== Exercise details ==
The whole listing below is to be repeated without alteration.

== Task data ==
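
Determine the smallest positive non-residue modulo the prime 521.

(2/521) = +1, so 2 is a residue.
(3/521) = −1, so 3 is the smallest positive non-residue mod 521.

3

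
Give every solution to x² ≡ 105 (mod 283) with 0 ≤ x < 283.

Since 283 ≡ 3 (mod 4), a square root of 105 is 105^((283+1)/4) = 105^71 mod 283.
Repeated squaring: 105^2≡271, 105^4≡144, 105^8≡77, 105^16≡269, 105^32≡196, 105^64≡211 (mod 283).
105^71 = 105^(64+4+2+1) ≡ 117 (mod 283).
Check: 117² = 13689 ≡ 105 (mod 283). The two roots are 117 and 166.

117, 166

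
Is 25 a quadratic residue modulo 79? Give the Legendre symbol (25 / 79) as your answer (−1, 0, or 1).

1

Reciprocity: 25 ≡ 1 and 79 ≡ 3 (mod 4), so (25/79) = +(79/25).
Reduce top mod 25: now compute (4/25).
Pull out 2^2: since 25 ≡ 1 (mod 8), (2/25) = +1, so (2/25)^2 = +1.
Reached (1/25) = 1. Collecting the sign flips along the way, the symbol is +1.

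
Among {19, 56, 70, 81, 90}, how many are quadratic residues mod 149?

(19/149) = +1 → QR.
(56/149) = -1 → non-residue.
(70/149) = -1 → non-residue.
(81/149) = +1 → QR.
(90/149) = -1 → non-residue.
Total quadratic residues among the 5: 2.

2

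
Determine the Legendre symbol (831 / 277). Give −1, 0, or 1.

First reduce: 831 ≡ 0 (mod 277).
Top reduces to 0: gcd > 1, so the symbol is 0.

0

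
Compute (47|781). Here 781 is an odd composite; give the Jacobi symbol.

-1

Reciprocity: 47 ≡ 3 and 781 ≡ 1 (mod 4), so (47/781) = +(781/47).
Reduce top mod 47: now compute (29/47).
Reciprocity: 29 ≡ 1 and 47 ≡ 3 (mod 4), so (29/47) = +(47/29).
Reduce top mod 29: now compute (18/29).
Pull out 2: since 29 ≡ 5 (mod 8), (2/29) = -1.
Reciprocity: 9 ≡ 1 and 29 ≡ 1 (mod 4), so (9/29) = +(29/9).
Reduce top mod 9: now compute (2/9).
Pull out 2: since 9 ≡ 1 (mod 8), (2/9) = +1.
Reached (1/9) = 1. Collecting the sign flips along the way, the symbol is -1.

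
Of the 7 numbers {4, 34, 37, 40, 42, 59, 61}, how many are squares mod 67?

(4/67) = +1 → QR.
(34/67) = -1 → non-residue.
(37/67) = +1 → QR.
(40/67) = +1 → QR.
(42/67) = -1 → non-residue.
(59/67) = +1 → QR.
(61/67) = -1 → non-residue.
Total quadratic residues among the 7: 4.

4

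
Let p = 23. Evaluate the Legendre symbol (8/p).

Pull out 2^3: since 23 ≡ 7 (mod 8), (2/23) = +1, so (2/23)^3 = +1.
Reached (1/23) = 1. Collecting the sign flips along the way, the symbol is +1.

1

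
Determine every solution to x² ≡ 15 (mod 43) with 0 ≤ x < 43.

12, 31

Since 43 ≡ 3 (mod 4), a square root of 15 is 15^((43+1)/4) = 15^11 mod 43.
Repeated squaring: 15^2≡10, 15^4≡14, 15^8≡24 (mod 43).
15^11 = 15^(8+2+1) ≡ 31 (mod 43).
Check: 31² = 961 ≡ 15 (mod 43). The two roots are 12 and 31.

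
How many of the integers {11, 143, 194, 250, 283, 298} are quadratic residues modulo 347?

4

(11/347) = +1 → QR.
(143/347) = +1 → QR.
(194/347) = +1 → QR.
(250/347) = +1 → QR.
(283/347) = -1 → non-residue.
(298/347) = -1 → non-residue.
Total quadratic residues among the 6: 4.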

== Result of the task ==
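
Determine the smallest positive non-residue modulo the prime 521.

(2/521) = +1, so 2 is a residue.
(3/521) = −1, so 3 is the smallest positive non-residue mod 521.

3

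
Give every solution to x² ≡ 105 (mod 283) with 0 ≤ x < 283.

Since 283 ≡ 3 (mod 4), a square root of 105 is 105^((283+1)/4) = 105^71 mod 283.
Repeated squaring: 105^2≡271, 105^4≡144, 105^8≡77, 105^16≡269, 105^32≡196, 105^64≡211 (mod 283).
105^71 = 105^(64+4+2+1) ≡ 117 (mod 283).
Check: 117² = 13689 ≡ 105 (mod 283). The two roots are 117 and 166.

117, 166

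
Is 25 a quadratic residue modulo 79? Give the Legendre symbol (25 / 79) as your answer (−1, 0, or 1).

1

Reciprocity: 25 ≡ 1 and 79 ≡ 3 (mod 4), so (25/79) = +(79/25).
Reduce top mod 25: now compute (4/25).
Pull out 2^2: since 25 ≡ 1 (mod 8), (2/25) = +1, so (2/25)^2 = +1.
Reached (1/25) = 1. Collecting the sign flips along the way, the symbol is +1.

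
Among {19, 56, 70, 81, 90}, how many are quadratic residues mod 149?

(19/149) = +1 → QR.
(56/149) = -1 → non-residue.
(70/149) = -1 → non-residue.
(81/149) = +1 → QR.
(90/149) = -1 → non-residue.
Total quadratic residues among the 5: 2.

2

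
Determine the Legendre symbol (831 / 277). Give −1, 0, or 1.

First reduce: 831 ≡ 0 (mod 277).
Top reduces to 0: gcd > 1, so the symbol is 0.

0

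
Compute (47|781). Here 781 is an odd composite; give the Jacobi symbol.

-1

Reciprocity: 47 ≡ 3 and 781 ≡ 1 (mod 4), so (47/781) = +(781/47).
Reduce top mod 47: now compute (29/47).
Reciprocity: 29 ≡ 1 and 47 ≡ 3 (mod 4), so (29/47) = +(47/29).
Reduce top mod 29: now compute (18/29).
Pull out 2: since 29 ≡ 5 (mod 8), (2/29) = -1.
Reciprocity: 9 ≡ 1 and 29 ≡ 1 (mod 4), so (9/29) = +(29/9).
Reduce top mod 9: now compute (2/9).
Pull out 2: since 9 ≡ 1 (mod 8), (2/9) = +1.
Reached (1/9) = 1. Collecting the sign flips along the way, the symbol is -1.

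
Of the 7 numbers {4, 34, 37, 40, 42, 59, 61}, how many are squares mod 67?

(4/67) = +1 → QR.
(34/67) = -1 → non-residue.
(37/67) = +1 → QR.
(40/67) = +1 → QR.
(42/67) = -1 → non-residue.
(59/67) = +1 → QR.
(61/67) = -1 → non-residue.
Total quadratic residues among the 7: 4.

4

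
Let p = 23. Evaluate the Legendre symbol (8/p).

Pull out 2^3: since 23 ≡ 7 (mod 8), (2/23) = +1, so (2/23)^3 = +1.
Reached (1/23) = 1. Collecting the sign flips along the way, the symbol is +1.

1

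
Determine every solution to x² ≡ 15 (mod 43) with 0 ≤ x < 43.

12, 31

Since 43 ≡ 3 (mod 4), a square root of 15 is 15^((43+1)/4) = 15^11 mod 43.
Repeated squaring: 15^2≡10, 15^4≡14, 15^8≡24 (mod 43).
15^11 = 15^(8+2+1) ≡ 31 (mod 43).
Check: 31² = 961 ≡ 15 (mod 43). The two roots are 12 and 31.

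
How many of the integers {11, 143, 194, 250, 283, 298} are quadratic residues modulo 347?

4

(11/347) = +1 → QR.
(143/347) = +1 → QR.
(194/347) = +1 → QR.
(250/347) = +1 → QR.
(283/347) = -1 → non-residue.
(298/347) = -1 → non-residue.
Total quadratic residues among the 6: 4.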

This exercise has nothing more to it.